Stored data:
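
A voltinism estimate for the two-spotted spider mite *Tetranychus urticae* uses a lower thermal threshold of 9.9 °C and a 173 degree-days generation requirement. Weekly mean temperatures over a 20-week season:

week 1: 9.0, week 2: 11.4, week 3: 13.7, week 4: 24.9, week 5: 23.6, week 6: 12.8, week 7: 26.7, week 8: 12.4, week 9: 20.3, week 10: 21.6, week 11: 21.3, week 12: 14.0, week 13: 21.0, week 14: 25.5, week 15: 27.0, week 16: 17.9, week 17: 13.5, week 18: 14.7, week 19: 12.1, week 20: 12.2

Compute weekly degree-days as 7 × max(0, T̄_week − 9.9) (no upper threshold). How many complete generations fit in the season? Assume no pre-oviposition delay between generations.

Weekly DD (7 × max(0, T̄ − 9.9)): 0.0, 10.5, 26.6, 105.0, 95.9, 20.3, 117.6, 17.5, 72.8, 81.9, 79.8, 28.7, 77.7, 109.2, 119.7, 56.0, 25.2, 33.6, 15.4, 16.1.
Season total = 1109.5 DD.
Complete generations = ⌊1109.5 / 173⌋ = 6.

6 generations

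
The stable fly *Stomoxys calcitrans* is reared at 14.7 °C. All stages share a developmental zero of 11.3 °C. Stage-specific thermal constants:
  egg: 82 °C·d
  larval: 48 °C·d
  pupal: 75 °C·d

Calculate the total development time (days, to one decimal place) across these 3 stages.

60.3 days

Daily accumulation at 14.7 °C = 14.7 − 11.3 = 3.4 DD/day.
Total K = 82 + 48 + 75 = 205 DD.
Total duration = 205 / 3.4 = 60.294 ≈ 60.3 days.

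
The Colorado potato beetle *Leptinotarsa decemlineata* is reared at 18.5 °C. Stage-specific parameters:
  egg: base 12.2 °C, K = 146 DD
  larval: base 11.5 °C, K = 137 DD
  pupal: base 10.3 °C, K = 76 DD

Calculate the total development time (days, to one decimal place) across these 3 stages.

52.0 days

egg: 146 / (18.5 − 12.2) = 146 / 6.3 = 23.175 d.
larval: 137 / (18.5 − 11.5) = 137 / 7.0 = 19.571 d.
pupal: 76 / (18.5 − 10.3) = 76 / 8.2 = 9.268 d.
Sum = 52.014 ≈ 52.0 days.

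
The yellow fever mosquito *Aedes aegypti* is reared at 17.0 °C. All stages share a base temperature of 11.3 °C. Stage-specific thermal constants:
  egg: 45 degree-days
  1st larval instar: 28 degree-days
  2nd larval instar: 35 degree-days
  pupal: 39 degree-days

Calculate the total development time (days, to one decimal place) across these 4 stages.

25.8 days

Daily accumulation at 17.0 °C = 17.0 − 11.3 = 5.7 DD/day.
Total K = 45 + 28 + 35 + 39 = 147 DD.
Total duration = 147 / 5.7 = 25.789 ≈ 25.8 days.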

==

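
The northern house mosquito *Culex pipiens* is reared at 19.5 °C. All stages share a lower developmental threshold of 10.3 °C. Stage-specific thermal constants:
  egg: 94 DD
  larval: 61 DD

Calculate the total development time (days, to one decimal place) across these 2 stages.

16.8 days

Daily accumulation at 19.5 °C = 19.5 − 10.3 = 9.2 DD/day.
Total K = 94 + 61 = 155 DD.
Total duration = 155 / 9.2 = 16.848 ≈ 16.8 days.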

## What is required
Whenever a line of the data holds the string "developmental", pick that line out.

## Solution to this problem
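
The stable fly *Stomoxys calcitrans* is reared at 14.7 °C. All stages share a developmental zero of 11.3 °C. Stage-specific thermal constants:
The northern house mosquito *Culex pipiens* is reared at 19.5 °C. All stages share a lower developmental threshold of 10.3 °C. Stage-specific thermal constants: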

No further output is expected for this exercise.